[Stored items]
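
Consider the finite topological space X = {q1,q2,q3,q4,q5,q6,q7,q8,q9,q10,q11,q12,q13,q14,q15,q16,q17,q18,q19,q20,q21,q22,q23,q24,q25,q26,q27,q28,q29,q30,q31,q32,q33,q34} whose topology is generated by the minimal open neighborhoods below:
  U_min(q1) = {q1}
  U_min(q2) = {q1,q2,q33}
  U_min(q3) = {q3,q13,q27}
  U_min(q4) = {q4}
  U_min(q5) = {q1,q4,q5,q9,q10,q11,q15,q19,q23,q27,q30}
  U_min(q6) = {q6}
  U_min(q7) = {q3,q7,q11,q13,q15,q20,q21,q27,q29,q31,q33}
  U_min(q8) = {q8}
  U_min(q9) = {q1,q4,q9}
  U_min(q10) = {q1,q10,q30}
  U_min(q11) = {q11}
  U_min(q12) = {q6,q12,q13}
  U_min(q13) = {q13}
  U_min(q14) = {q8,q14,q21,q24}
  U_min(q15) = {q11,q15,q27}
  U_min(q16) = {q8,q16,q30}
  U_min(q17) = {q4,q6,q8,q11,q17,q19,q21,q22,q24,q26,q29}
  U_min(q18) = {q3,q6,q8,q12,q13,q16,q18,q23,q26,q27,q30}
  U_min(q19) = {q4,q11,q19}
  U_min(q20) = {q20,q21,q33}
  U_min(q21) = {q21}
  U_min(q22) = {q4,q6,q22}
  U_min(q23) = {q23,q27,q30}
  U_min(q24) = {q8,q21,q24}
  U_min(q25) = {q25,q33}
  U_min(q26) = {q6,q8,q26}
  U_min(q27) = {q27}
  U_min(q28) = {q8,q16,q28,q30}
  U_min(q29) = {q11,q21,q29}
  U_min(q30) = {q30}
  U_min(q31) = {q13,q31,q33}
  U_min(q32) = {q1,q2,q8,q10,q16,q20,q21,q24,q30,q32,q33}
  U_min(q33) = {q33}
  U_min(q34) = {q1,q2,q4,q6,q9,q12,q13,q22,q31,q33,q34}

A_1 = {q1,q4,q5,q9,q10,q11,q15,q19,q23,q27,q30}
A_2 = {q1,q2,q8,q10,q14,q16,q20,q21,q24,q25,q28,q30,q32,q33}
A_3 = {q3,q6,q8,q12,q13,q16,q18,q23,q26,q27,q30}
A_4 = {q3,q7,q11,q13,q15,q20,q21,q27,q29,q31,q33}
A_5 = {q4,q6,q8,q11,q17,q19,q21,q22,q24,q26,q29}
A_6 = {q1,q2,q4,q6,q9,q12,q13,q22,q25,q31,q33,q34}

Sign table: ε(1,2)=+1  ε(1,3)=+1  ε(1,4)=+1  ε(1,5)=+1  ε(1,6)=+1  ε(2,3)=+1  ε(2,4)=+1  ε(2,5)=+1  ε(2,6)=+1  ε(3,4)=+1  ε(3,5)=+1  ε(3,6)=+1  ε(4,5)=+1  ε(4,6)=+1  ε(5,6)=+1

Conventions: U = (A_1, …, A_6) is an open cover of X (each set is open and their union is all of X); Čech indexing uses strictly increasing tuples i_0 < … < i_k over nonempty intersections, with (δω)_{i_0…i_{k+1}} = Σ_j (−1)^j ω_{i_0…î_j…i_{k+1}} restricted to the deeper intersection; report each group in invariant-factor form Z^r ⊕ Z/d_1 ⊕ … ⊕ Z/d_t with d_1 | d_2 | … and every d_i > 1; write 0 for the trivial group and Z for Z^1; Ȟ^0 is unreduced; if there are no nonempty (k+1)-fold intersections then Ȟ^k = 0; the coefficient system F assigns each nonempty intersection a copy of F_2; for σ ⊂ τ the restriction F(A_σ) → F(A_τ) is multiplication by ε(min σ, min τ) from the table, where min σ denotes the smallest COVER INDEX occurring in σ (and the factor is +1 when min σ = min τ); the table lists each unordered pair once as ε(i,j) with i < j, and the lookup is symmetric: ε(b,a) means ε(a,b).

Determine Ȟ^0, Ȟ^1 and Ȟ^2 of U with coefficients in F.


Ȟ^0 = Z/2,  Ȟ^1 = Z/2,  Ȟ^2 = Z/2

nonempty intersections:
  A12={q1,q10,q30} A13={q23,q27,q30} A14={q11,q15,q27} A15={q4,q11,q19} A16={q1,q4,q9} A23={q8,q16,q30} A24={q20,q21,q33} A25={q8,q21,q24} A26={q1,q2,q25,q33} A34={q3,q13,q27} A35={q6,q8,q26} A36={q6,q12,q13} A45={q11,q21,q29} A46={q13,q31,q33} A56={q4,q6,q22}
  A123={q30} A126={q1} A134={q27} A145={q11} A156={q4} A235={q8} A245={q21} A246={q33} A346={q13} A356={q6}
C dims 6,15,10; δ0: rk_F2 5; δ1: rk_F2 9
Ȟ^0: (6−5)−0=1 ⇒ Z/2
Ȟ^1: (15−9)−5=1 ⇒ Z/2
Ȟ^2: (10−0)−9=1 ⇒ Z/2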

§ ABOUT THIS TASK
Copy down every record, keeping each one exact.

§ RESPONSE TO THIS TASK
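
Consider the finite topological space X = {q1,q2,q3,q4,q5,q6,q7,q8,q9,q10,q11,q12,q13,q14,q15,q16,q17,q18,q19,q20,q21,q22,q23,q24,q25,q26,q27,q28,q29,q30,q31,q32,q33,q34} whose topology is generated by the minimal open neighborhoods below:
  U_min(q1) = {q1}
  U_min(q2) = {q1,q2,q33}
  U_min(q3) = {q3,q13,q27}
  U_min(q4) = {q4}
  U_min(q5) = {q1,q4,q5,q9,q10,q11,q15,q19,q23,q27,q30}
  U_min(q6) = {q6}
  U_min(q7) = {q3,q7,q11,q13,q15,q20,q21,q27,q29,q31,q33}
  U_min(q8) = {q8}
  U_min(q9) = {q1,q4,q9}
  U_min(q10) = {q1,q10,q30}
  U_min(q11) = {q11}
  U_min(q12) = {q6,q12,q13}
  U_min(q13) = {q13}
  U_min(q14) = {q8,q14,q21,q24}
  U_min(q15) = {q11,q15,q27}
  U_min(q16) = {q8,q16,q30}
  U_min(q17) = {q4,q6,q8,q11,q17,q19,q21,q22,q24,q26,q29}
  U_min(q18) = {q3,q6,q8,q12,q13,q16,q18,q23,q26,q27,q30}
  U_min(q19) = {q4,q11,q19}
  U_min(q20) = {q20,q21,q33}
  U_min(q21) = {q21}
  U_min(q22) = {q4,q6,q22}
  U_min(q23) = {q23,q27,q30}
  U_min(q24) = {q8,q21,q24}
  U_min(q25) = {q25,q33}
  U_min(q26) = {q6,q8,q26}
  U_min(q27) = {q27}
  U_min(q28) = {q8,q16,q28,q30}
  U_min(q29) = {q11,q21,q29}
  U_min(q30) = {q30}
  U_min(q31) = {q13,q31,q33}
  U_min(q32) = {q1,q2,q8,q10,q16,q20,q21,q24,q30,q32,q33}
  U_min(q33) = {q33}
  U_min(q34) = {q1,q2,q4,q6,q9,q12,q13,q22,q31,q33,q34}

A_1 = {q1,q4,q5,q9,q10,q11,q15,q19,q23,q27,q30}
A_2 = {q1,q2,q8,q10,q14,q16,q20,q21,q24,q25,q28,q30,q32,q33}
A_3 = {q3,q6,q8,q12,q13,q16,q18,q23,q26,q27,q30}
A_4 = {q3,q7,q11,q13,q15,q20,q21,q27,q29,q31,q33}
A_5 = {q4,q6,q8,q11,q17,q19,q21,q22,q24,q26,q29}
A_6 = {q1,q2,q4,q6,q9,q12,q13,q22,q25,q31,q33,q34}

Sign table: ε(1,2)=+1  ε(1,3)=+1  ε(1,4)=+1  ε(1,5)=+1  ε(1,6)=+1  ε(2,3)=+1  ε(2,4)=+1  ε(2,5)=+1  ε(2,6)=+1  ε(3,4)=+1  ε(3,5)=+1  ε(3,6)=+1  ε(4,5)=+1  ε(4,6)=+1  ε(5,6)=+1

Conventions: U = (A_1, …, A_6) is an open cover of X (each set is open and their union is all of X); Čech indexing uses strictly increasing tuples i_0 < … < i_k over nonempty intersections, with (δω)_{i_0…i_{k+1}} = Σ_j (−1)^j ω_{i_0…î_j…i_{k+1}} restricted to the deeper intersection; report each group in invariant-factor form Z^r ⊕ Z/d_1 ⊕ … ⊕ Z/d_t with d_1 | d_2 | … and every d_i > 1; write 0 for the trivial group and Z for Z^1; Ȟ^0 is unreduced; if there are no nonempty (k+1)-fold intersections then Ȟ^k = 0; the coefficient system F assigns each nonempty intersection a copy of F_2; for σ ⊂ τ the restriction F(A_σ) → F(A_τ) is multiplication by ε(min σ, min τ) from the table, where min σ denotes the smallest COVER INDEX occurring in σ (and the factor is +1 when min σ = min τ); the table lists each unordered pair once as ε(i,j) with i < j, and the lookup is symmetric: ε(b,a) means ε(a,b).

Determine Ȟ^0, Ȟ^1 and Ȟ^2 of U with coefficients in F.


Ȟ^0 = Z/2,  Ȟ^1 = Z/2,  Ȟ^2 = Z/2

nonempty intersections:
  A12={q1,q10,q30} A13={q23,q27,q30} A14={q11,q15,q27} A15={q4,q11,q19} A16={q1,q4,q9} A23={q8,q16,q30} A24={q20,q21,q33} A25={q8,q21,q24} A26={q1,q2,q25,q33} A34={q3,q13,q27} A35={q6,q8,q26} A36={q6,q12,q13} A45={q11,q21,q29} A46={q13,q31,q33} A56={q4,q6,q22}
  A123={q30} A126={q1} A134={q27} A145={q11} A156={q4} A235={q8} A245={q21} A246={q33} A346={q13} A356={q6}
C dims 6,15,10; δ0: rk_F2 5; δ1: rk_F2 9
Ȟ^0: (6−5)−0=1 ⇒ Z/2
Ȟ^1: (15−9)−5=1 ⇒ Z/2
Ȟ^2: (10−0)−9=1 ⇒ Z/2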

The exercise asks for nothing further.